▶ [To do]: When a line of the entries contains "visit", please list that line.

▶ [Data records]:
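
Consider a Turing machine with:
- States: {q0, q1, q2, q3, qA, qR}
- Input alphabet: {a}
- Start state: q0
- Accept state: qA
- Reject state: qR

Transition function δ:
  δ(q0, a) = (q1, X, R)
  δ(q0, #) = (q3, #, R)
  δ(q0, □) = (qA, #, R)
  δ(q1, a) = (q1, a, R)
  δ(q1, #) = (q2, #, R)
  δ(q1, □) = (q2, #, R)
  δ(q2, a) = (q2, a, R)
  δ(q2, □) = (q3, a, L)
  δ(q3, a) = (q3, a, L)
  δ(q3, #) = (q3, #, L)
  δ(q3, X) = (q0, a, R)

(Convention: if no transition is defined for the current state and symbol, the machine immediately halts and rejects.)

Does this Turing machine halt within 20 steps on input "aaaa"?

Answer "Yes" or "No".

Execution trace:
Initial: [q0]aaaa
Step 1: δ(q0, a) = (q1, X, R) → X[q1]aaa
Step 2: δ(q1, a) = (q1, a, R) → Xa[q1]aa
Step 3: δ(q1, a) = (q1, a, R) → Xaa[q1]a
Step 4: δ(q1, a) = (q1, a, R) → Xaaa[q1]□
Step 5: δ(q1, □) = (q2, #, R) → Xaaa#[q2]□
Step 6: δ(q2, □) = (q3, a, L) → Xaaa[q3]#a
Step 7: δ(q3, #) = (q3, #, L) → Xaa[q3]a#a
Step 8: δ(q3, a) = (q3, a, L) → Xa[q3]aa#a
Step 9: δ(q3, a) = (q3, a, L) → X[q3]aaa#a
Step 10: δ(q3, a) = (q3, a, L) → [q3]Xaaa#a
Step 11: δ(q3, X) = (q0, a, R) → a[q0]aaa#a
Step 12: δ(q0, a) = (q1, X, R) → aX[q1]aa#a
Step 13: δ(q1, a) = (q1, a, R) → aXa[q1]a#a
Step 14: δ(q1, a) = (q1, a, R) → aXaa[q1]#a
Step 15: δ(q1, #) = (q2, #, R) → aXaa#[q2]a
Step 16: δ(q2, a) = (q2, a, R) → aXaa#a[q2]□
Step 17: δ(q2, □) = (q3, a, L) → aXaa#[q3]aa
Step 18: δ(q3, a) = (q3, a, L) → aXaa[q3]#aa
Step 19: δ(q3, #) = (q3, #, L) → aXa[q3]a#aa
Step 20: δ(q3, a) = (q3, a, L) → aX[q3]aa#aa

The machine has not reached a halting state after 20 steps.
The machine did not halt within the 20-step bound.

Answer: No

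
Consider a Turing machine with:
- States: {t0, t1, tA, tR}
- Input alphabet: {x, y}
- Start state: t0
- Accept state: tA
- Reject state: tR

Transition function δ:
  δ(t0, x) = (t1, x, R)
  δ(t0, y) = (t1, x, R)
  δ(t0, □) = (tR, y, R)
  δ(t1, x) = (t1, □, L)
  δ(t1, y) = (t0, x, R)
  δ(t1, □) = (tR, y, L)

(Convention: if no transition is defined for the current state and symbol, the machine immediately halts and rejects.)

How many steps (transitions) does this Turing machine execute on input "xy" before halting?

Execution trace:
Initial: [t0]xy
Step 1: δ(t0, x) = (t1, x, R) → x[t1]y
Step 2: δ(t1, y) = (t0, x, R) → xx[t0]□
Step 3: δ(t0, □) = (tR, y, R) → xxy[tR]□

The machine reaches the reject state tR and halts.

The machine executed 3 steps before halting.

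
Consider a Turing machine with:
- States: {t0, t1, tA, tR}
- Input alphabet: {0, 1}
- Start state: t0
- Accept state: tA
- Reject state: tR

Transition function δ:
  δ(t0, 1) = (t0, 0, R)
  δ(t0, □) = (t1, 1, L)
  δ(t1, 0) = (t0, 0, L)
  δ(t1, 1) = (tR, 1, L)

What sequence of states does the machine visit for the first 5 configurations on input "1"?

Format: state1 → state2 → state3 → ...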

--

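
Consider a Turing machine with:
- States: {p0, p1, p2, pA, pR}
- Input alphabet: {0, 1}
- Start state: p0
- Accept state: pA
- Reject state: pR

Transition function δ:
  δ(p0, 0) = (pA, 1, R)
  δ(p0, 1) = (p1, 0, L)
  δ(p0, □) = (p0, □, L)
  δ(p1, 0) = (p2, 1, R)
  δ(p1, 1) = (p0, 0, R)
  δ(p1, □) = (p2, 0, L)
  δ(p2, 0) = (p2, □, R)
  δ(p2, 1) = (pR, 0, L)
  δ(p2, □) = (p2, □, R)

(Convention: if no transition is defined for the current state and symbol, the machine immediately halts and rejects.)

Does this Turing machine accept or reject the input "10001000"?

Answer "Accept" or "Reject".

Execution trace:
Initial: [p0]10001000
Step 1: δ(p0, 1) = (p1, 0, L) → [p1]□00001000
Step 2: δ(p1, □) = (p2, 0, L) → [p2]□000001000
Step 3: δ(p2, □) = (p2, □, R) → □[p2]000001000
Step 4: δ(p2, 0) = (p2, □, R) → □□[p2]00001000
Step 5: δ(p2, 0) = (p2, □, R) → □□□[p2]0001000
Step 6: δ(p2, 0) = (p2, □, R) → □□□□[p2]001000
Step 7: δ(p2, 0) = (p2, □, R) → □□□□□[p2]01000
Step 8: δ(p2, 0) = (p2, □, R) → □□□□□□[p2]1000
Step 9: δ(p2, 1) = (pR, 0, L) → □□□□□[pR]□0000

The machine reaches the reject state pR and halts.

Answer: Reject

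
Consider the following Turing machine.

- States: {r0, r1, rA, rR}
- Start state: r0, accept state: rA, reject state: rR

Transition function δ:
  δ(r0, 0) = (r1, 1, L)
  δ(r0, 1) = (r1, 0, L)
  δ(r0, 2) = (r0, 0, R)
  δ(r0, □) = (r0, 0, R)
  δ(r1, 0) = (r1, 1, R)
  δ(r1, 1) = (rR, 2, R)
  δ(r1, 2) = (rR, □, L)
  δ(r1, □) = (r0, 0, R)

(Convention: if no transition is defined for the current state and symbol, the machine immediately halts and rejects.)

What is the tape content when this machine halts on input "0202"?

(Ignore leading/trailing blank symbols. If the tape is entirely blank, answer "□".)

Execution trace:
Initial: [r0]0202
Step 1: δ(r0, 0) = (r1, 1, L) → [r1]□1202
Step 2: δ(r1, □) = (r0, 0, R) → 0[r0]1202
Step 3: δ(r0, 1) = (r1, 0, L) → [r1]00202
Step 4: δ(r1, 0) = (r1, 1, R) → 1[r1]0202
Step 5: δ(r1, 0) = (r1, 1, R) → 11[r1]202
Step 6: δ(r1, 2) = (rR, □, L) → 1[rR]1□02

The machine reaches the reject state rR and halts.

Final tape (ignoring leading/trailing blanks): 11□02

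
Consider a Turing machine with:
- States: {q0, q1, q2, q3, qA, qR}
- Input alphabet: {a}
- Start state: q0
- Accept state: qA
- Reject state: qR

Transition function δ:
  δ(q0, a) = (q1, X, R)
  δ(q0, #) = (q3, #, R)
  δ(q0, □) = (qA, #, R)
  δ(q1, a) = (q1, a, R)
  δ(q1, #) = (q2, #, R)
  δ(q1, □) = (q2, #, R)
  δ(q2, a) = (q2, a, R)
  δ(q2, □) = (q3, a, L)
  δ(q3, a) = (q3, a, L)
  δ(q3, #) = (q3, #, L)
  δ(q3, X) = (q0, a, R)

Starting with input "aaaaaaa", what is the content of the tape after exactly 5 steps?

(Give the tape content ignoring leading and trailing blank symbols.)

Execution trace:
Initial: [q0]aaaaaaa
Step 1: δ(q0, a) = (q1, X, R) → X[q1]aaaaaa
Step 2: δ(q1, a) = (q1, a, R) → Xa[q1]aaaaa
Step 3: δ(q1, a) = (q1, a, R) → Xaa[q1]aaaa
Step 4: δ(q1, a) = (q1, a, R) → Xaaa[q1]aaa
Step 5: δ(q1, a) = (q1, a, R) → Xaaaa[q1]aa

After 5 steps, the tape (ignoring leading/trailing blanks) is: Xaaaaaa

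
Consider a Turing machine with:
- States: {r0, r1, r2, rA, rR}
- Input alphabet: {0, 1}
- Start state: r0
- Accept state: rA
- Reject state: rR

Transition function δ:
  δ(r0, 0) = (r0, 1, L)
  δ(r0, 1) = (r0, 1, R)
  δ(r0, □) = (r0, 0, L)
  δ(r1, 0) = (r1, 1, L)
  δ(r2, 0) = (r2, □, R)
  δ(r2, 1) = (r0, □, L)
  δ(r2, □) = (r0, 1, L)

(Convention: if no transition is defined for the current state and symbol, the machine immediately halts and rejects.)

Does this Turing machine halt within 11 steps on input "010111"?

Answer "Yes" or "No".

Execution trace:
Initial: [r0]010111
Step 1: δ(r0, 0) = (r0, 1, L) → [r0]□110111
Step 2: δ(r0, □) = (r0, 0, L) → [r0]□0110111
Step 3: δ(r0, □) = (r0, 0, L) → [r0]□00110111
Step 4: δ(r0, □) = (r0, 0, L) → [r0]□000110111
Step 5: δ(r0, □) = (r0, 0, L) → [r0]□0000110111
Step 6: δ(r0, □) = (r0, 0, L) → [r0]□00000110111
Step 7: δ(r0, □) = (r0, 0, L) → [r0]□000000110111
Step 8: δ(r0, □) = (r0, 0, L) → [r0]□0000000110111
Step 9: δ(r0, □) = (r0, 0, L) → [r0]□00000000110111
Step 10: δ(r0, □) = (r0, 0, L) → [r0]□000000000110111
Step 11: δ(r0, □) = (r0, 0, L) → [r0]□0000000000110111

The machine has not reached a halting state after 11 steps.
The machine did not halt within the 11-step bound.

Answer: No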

==

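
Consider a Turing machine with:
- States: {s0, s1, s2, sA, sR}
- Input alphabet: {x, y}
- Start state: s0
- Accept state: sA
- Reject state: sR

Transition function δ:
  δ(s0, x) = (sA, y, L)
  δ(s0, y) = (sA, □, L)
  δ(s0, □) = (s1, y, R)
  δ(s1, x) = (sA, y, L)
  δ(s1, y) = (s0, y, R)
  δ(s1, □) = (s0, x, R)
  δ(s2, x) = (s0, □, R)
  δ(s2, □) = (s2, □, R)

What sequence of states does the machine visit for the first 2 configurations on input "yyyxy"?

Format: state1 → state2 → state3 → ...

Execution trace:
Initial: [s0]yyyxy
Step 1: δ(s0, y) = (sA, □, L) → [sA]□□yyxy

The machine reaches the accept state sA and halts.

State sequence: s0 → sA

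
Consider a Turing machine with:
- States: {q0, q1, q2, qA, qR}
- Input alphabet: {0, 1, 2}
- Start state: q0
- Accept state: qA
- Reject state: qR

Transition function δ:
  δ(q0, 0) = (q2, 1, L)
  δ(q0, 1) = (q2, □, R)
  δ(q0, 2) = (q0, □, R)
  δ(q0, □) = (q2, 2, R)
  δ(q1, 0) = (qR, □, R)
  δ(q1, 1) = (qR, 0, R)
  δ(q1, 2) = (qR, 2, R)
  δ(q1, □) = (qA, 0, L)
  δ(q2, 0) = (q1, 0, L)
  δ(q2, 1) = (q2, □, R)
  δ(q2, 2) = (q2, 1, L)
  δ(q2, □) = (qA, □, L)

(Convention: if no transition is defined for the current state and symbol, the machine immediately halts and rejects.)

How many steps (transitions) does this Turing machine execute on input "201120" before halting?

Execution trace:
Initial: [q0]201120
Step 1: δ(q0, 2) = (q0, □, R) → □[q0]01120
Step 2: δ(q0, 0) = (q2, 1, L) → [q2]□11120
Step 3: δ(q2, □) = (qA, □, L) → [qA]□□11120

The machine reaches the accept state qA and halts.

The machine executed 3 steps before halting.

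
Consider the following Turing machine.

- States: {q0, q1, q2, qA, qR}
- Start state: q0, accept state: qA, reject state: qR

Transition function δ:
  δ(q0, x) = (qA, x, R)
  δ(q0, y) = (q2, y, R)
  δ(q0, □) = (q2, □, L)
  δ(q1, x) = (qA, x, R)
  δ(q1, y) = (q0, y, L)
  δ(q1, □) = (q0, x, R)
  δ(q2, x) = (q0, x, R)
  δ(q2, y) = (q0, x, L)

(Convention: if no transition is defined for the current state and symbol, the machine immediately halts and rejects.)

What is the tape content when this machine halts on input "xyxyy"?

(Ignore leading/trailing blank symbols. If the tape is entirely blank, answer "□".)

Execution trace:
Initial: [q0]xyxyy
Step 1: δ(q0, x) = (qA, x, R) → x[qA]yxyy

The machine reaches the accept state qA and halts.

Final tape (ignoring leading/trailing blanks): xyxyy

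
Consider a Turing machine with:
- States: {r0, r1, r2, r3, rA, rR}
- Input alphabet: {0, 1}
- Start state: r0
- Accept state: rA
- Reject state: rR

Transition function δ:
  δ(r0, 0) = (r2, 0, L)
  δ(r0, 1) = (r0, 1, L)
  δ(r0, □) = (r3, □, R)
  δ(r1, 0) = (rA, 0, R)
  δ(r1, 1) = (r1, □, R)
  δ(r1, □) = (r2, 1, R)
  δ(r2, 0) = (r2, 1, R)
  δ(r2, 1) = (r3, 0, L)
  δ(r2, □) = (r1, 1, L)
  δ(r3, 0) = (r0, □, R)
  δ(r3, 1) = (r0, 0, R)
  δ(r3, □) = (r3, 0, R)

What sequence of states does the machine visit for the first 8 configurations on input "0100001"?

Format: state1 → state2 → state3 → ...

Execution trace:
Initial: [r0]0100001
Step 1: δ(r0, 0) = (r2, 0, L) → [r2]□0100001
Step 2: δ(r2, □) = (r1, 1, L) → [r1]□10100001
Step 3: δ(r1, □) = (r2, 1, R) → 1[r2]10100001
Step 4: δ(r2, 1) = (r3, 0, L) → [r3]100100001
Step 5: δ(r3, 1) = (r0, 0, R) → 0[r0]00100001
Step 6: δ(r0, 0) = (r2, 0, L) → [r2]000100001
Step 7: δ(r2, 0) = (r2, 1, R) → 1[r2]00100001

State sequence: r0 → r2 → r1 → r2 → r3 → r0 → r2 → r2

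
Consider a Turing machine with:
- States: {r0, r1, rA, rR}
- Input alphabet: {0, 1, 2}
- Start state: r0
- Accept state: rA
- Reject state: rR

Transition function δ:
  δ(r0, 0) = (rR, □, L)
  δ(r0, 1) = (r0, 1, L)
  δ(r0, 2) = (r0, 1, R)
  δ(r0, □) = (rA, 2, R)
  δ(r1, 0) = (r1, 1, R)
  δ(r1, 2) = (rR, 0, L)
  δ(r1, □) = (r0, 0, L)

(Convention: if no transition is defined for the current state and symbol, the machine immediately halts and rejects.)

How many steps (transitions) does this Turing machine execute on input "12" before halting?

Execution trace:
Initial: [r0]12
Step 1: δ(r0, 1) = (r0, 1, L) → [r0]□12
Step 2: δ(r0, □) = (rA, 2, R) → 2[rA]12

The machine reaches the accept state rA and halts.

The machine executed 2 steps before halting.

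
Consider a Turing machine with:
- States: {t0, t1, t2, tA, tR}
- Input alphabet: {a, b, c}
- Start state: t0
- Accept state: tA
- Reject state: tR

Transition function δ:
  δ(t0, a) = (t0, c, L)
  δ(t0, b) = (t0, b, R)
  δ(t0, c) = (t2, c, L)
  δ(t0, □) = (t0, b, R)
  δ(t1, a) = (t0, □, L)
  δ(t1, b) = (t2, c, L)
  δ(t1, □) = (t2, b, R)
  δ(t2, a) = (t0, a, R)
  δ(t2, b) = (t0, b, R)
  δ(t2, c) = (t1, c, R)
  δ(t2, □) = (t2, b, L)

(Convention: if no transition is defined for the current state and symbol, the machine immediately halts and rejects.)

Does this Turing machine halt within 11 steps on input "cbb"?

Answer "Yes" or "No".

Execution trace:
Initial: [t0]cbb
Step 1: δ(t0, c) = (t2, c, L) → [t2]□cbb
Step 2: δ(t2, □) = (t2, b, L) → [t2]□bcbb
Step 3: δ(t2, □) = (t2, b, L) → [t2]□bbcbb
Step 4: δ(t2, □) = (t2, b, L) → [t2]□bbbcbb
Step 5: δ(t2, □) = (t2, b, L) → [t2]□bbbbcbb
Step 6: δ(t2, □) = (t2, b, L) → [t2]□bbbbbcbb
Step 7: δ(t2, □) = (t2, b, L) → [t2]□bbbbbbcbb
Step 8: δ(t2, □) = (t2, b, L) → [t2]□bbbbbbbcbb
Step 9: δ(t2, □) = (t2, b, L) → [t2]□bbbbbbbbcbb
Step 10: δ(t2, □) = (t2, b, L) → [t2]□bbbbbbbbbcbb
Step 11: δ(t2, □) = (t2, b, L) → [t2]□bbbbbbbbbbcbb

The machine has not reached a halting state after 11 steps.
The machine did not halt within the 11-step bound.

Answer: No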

▶ [Response to this task]:
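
What sequence of states does the machine visit for the first 5 configurations on input "1"?
What sequence of states does the machine visit for the first 2 configurations on input "yyyxy"?
What sequence of states does the machine visit for the first 8 configurations on input "0100001"?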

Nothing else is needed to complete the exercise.